● **Try it**:
Among the lines below, restate word for word only those from the line with "- l: col += 1 (max = len(current_line)-1)" through the line with "Execute these motions", with both end lines kept.

● **Data for analysis**:
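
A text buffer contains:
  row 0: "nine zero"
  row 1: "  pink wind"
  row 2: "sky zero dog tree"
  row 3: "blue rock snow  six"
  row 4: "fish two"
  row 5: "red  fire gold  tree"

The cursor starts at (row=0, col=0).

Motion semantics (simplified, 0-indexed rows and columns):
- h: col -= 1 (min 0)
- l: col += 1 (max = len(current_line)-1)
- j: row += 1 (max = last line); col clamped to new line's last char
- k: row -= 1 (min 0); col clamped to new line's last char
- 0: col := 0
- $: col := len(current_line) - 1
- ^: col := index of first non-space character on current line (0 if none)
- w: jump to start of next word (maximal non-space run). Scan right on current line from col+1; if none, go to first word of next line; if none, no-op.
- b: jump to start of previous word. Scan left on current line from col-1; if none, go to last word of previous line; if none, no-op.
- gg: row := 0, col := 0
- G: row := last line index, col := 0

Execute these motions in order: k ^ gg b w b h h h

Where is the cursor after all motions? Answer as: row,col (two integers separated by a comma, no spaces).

Answer: 0,0

Derivation:
After 1 (k): row=0 col=0 char='n'
After 2 (^): row=0 col=0 char='n'
After 3 (gg): row=0 col=0 char='n'
After 4 (b): row=0 col=0 char='n'
After 5 (w): row=0 col=5 char='z'
After 6 (b): row=0 col=0 char='n'
After 7 (h): row=0 col=0 char='n'
After 8 (h): row=0 col=0 char='n'
After 9 (h): row=0 col=0 char='n'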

● **Problem solution**:
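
- l: col += 1 (max = len(current_line)-1)
- j: row += 1 (max = last line); col clamped to new line's last char
- k: row -= 1 (min 0); col clamped to new line's last char
- 0: col := 0
- $: col := len(current_line) - 1
- ^: col := index of first non-space character on current line (0 if none)
- w: jump to start of next word (maximal non-space run). Scan right on current line from col+1; if none, go to first word of next line; if none, no-op.
- b: jump to start of previous word. Scan left on current line from col-1; if none, go to last word of previous line; if none, no-op.
- gg: row := 0, col := 0
- G: row := last line index, col := 0

Execute these motions in order: k ^ gg b w b h h h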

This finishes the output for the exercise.